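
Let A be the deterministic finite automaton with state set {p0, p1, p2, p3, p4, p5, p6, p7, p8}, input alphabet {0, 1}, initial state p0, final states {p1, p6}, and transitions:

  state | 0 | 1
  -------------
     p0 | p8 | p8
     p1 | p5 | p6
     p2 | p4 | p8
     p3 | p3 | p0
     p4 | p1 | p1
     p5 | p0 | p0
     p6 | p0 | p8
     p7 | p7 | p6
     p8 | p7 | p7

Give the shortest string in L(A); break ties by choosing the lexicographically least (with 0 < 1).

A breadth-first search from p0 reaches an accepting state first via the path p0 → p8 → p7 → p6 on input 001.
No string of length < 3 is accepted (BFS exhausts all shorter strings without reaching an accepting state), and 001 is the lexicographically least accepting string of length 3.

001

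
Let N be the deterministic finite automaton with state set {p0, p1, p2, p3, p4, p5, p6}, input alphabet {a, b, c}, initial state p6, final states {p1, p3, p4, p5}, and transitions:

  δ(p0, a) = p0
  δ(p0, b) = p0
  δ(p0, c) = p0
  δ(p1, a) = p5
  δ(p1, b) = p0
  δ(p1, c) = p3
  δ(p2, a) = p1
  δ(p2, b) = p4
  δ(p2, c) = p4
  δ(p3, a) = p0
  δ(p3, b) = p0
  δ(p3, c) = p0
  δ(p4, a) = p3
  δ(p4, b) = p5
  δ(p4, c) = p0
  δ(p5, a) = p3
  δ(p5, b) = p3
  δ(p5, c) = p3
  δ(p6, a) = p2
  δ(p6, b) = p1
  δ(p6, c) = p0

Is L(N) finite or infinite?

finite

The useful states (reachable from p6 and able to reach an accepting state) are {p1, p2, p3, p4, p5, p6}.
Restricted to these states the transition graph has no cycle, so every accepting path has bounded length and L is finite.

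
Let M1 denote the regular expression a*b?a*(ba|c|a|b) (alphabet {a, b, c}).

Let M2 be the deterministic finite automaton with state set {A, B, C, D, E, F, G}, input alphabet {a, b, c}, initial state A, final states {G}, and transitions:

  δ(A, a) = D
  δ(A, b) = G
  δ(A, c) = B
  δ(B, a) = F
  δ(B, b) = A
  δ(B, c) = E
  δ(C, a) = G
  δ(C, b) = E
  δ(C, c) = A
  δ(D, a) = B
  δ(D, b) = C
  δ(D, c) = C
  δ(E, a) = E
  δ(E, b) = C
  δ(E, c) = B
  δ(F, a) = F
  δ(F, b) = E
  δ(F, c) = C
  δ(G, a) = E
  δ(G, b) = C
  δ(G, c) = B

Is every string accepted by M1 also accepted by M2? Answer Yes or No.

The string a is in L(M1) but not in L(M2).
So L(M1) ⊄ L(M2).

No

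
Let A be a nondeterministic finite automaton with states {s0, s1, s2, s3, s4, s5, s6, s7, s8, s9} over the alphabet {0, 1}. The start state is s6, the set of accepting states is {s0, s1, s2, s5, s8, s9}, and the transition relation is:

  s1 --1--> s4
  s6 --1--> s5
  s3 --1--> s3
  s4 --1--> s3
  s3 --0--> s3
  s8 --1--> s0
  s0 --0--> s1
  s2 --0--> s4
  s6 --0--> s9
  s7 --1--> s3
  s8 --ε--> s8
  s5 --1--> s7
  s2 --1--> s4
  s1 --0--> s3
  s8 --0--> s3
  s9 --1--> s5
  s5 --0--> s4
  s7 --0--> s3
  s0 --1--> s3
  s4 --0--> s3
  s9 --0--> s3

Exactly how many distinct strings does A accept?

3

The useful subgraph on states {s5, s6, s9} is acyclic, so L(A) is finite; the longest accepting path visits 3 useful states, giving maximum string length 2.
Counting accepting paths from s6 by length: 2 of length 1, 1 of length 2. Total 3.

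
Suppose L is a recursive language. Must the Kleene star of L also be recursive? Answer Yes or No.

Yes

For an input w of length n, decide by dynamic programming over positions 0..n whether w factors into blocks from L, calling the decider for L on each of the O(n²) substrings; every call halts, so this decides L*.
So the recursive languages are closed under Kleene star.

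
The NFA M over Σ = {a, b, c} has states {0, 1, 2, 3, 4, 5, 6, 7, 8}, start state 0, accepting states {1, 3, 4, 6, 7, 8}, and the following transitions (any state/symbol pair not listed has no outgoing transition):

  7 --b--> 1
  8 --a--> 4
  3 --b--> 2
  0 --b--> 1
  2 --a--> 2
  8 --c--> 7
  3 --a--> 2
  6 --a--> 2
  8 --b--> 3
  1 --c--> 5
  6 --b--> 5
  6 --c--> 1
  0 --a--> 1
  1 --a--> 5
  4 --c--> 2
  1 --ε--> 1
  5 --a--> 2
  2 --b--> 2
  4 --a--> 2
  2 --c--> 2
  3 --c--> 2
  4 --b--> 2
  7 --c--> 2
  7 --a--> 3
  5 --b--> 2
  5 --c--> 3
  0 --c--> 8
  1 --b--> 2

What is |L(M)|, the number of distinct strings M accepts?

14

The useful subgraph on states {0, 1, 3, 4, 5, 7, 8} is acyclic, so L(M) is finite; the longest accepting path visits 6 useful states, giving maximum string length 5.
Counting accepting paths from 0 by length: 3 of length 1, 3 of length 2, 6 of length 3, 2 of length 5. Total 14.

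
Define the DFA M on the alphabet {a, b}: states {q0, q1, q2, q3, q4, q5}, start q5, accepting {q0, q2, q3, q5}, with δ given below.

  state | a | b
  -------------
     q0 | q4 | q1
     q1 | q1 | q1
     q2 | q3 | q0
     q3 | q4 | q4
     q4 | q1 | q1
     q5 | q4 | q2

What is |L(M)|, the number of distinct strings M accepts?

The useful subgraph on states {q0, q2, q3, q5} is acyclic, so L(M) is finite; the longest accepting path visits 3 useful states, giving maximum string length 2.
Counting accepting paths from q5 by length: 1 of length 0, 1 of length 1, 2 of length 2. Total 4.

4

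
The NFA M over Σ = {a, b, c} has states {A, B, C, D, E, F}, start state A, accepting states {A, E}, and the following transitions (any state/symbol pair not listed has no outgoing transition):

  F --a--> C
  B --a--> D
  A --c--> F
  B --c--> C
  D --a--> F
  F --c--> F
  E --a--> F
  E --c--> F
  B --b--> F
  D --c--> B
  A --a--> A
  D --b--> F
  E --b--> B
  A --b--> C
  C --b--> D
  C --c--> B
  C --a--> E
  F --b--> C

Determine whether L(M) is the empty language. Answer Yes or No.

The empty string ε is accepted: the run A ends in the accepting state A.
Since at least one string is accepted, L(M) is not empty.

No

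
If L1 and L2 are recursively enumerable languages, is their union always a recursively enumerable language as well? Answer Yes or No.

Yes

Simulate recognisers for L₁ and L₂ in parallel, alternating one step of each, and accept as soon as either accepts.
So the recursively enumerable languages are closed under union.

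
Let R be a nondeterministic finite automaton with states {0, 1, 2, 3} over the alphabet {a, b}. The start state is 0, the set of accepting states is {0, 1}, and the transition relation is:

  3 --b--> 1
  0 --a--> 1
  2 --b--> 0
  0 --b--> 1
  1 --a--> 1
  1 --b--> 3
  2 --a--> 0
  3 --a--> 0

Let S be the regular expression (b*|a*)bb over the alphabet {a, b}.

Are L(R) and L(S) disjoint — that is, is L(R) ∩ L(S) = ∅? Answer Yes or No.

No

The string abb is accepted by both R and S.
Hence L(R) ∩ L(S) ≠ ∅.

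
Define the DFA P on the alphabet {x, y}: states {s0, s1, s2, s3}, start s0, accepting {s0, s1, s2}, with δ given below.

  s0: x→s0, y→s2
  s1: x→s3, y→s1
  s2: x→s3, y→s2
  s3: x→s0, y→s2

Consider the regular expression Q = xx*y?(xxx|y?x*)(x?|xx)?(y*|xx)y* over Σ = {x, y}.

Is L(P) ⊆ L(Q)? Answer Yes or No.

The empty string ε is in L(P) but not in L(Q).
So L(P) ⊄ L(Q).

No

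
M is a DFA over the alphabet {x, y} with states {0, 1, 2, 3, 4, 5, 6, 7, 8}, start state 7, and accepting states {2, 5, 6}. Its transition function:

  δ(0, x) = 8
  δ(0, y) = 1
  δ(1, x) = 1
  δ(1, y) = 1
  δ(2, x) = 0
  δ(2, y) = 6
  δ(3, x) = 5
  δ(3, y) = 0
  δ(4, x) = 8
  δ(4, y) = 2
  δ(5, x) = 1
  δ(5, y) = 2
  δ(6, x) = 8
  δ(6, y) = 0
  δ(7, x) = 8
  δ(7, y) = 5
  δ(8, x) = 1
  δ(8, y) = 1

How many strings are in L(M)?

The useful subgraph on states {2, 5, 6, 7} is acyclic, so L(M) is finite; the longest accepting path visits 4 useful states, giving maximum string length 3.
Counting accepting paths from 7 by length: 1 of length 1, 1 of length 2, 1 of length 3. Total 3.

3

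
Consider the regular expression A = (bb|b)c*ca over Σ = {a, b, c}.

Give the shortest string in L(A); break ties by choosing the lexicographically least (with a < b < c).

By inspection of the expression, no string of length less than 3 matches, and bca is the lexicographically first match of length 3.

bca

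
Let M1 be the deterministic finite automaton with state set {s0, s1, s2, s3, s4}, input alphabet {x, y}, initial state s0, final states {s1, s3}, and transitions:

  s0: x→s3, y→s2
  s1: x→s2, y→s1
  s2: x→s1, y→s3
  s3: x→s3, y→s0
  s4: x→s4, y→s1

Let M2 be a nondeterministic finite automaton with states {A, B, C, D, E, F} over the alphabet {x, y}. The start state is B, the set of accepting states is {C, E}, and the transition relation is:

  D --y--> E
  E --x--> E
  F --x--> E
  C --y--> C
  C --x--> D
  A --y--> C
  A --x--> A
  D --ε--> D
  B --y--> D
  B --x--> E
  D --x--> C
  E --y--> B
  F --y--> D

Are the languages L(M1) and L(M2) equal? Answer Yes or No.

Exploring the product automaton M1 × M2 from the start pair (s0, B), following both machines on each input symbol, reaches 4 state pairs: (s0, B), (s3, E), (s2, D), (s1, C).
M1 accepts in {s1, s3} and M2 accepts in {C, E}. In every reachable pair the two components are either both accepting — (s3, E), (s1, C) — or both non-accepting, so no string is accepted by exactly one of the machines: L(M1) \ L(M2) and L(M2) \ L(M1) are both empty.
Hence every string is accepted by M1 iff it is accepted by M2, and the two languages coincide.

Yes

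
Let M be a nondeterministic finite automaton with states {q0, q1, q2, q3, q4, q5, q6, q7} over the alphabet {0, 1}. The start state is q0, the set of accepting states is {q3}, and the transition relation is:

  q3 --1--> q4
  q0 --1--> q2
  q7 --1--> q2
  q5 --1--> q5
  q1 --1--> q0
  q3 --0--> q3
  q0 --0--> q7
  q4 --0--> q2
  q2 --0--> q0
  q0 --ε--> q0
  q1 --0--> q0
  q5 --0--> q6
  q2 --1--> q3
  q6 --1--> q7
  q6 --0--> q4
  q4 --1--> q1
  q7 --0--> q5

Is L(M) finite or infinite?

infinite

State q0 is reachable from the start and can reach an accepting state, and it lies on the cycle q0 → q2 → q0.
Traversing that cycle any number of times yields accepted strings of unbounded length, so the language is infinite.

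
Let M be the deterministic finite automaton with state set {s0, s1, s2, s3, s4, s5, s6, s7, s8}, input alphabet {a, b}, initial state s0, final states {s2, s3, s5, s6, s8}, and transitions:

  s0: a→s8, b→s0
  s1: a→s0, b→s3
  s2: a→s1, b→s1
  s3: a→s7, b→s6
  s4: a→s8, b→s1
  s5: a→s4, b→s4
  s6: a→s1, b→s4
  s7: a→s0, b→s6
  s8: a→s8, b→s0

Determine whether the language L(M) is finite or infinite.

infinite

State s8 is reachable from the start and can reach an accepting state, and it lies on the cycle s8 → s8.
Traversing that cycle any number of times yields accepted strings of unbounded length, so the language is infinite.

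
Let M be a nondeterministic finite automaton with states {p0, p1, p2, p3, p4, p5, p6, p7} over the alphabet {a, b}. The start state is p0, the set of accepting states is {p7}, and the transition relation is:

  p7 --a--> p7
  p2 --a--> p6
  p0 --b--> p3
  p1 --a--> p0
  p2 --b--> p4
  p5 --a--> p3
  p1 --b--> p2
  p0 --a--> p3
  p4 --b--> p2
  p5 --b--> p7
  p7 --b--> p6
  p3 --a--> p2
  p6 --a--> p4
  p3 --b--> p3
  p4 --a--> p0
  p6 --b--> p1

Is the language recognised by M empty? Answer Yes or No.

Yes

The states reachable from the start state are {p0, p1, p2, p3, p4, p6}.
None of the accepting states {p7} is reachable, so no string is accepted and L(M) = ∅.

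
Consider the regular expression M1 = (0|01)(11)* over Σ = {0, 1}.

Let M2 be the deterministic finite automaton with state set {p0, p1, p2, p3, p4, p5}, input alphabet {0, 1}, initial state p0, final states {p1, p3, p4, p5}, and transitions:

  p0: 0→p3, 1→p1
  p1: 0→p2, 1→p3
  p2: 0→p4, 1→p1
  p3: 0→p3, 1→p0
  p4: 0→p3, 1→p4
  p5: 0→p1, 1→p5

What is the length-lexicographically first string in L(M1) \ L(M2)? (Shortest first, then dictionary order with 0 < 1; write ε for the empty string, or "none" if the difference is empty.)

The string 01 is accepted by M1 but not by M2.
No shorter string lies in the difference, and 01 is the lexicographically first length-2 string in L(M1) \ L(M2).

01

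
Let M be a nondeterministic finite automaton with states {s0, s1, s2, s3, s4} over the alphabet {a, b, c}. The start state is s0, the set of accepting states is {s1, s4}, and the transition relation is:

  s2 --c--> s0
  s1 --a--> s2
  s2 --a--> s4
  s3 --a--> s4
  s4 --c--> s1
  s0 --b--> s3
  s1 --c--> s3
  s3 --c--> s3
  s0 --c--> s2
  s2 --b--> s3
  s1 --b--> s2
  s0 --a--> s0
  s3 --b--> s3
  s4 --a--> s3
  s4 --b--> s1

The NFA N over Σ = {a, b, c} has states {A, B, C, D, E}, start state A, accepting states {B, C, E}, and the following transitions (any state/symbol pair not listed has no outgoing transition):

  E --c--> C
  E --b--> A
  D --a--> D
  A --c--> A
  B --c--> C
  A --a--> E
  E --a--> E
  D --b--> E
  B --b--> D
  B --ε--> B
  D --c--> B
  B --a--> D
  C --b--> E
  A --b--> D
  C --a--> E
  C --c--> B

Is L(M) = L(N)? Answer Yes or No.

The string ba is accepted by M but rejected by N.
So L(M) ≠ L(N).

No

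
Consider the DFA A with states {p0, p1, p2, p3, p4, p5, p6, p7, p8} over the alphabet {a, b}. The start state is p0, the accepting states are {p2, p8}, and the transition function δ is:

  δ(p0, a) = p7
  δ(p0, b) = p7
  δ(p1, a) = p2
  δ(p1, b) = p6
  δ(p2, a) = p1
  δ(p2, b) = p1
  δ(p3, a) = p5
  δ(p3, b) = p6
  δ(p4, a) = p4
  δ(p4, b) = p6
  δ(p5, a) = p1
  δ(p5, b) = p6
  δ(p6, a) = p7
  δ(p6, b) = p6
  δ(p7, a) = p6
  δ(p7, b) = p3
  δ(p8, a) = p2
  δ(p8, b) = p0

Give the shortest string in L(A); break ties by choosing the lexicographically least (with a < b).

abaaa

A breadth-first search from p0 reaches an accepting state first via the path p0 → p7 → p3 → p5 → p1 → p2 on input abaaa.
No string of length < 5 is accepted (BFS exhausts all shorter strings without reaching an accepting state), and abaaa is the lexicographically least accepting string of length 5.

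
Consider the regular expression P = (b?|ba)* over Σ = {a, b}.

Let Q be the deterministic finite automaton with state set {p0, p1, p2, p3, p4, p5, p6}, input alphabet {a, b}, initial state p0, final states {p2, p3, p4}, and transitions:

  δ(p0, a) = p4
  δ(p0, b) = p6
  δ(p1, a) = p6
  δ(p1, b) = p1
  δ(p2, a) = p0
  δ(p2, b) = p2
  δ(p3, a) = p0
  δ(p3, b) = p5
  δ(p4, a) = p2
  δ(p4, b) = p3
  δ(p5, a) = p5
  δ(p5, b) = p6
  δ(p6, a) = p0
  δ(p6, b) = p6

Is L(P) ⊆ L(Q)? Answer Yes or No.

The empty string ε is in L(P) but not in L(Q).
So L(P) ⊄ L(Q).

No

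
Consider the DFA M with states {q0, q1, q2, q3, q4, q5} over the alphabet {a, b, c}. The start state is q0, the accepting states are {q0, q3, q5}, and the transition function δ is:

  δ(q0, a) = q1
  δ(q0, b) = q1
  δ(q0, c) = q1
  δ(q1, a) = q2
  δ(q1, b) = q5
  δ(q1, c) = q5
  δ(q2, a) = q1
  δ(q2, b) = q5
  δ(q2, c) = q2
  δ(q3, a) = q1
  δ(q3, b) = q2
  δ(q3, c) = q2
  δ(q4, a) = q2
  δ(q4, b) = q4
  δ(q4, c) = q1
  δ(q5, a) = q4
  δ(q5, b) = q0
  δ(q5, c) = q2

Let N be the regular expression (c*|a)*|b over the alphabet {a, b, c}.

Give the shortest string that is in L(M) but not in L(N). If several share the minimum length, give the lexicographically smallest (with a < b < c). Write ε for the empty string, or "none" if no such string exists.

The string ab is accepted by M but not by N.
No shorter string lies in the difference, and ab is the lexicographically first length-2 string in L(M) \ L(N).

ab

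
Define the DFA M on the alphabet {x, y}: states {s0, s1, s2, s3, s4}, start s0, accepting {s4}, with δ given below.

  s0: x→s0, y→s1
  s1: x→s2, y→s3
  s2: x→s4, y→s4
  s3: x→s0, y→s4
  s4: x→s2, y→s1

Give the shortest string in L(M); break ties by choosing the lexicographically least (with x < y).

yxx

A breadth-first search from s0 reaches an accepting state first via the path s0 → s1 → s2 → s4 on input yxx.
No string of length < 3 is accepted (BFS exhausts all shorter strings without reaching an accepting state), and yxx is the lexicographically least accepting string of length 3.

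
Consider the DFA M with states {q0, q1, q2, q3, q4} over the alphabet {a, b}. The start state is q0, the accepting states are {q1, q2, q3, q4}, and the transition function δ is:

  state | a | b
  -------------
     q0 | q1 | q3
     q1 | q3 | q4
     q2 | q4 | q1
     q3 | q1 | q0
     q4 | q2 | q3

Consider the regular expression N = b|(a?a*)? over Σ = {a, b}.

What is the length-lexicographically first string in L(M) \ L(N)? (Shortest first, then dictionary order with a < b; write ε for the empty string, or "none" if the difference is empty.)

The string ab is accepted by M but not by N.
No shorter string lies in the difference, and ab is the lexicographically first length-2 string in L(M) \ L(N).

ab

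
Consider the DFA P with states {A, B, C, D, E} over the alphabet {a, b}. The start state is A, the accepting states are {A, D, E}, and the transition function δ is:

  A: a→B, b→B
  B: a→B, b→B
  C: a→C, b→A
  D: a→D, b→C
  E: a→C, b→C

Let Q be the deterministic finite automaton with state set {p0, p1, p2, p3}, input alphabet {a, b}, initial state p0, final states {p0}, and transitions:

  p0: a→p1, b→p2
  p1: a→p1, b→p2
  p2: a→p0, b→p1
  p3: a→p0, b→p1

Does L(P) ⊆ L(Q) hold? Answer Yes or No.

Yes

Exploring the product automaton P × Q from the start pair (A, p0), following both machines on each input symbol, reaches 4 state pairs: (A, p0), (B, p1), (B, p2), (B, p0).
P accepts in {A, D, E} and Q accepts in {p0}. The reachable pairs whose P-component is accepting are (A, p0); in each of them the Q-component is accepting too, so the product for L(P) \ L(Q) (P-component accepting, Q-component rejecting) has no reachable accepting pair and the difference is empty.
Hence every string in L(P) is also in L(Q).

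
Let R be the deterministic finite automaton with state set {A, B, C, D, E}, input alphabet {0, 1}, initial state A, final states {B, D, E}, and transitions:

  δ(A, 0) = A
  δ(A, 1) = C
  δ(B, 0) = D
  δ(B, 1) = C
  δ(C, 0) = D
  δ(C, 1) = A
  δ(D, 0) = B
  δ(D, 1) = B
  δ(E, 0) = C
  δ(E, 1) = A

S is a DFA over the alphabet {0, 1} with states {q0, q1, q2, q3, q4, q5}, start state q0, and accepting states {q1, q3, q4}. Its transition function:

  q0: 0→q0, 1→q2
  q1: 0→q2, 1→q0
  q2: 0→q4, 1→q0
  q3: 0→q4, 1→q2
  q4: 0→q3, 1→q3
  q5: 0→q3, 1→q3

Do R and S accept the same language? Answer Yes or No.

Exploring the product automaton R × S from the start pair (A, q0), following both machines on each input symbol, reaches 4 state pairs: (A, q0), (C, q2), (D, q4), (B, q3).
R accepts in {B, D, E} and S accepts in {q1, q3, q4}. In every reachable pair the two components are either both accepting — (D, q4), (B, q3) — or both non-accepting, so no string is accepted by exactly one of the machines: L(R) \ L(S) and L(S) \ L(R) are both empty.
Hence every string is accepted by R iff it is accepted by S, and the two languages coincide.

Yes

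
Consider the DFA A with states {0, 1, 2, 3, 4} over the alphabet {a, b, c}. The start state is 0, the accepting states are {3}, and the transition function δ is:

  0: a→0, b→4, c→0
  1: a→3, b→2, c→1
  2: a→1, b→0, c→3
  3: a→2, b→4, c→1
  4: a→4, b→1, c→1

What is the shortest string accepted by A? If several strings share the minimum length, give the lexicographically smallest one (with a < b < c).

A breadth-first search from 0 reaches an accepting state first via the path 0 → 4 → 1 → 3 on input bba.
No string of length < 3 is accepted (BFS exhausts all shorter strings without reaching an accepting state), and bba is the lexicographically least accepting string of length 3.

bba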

## BRIEF
Each line from the top of the records above through the line containing "p1 | p5 | p6" needs to be transcribed exactly, and no line after it.

## ANSWER BOX
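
Let A be the deterministic finite automaton with state set {p0, p1, p2, p3, p4, p5, p6, p7, p8}, input alphabet {0, 1}, initial state p0, final states {p1, p6}, and transitions:

  state | 0 | 1
  -------------
     p0 | p8 | p8
     p1 | p5 | p6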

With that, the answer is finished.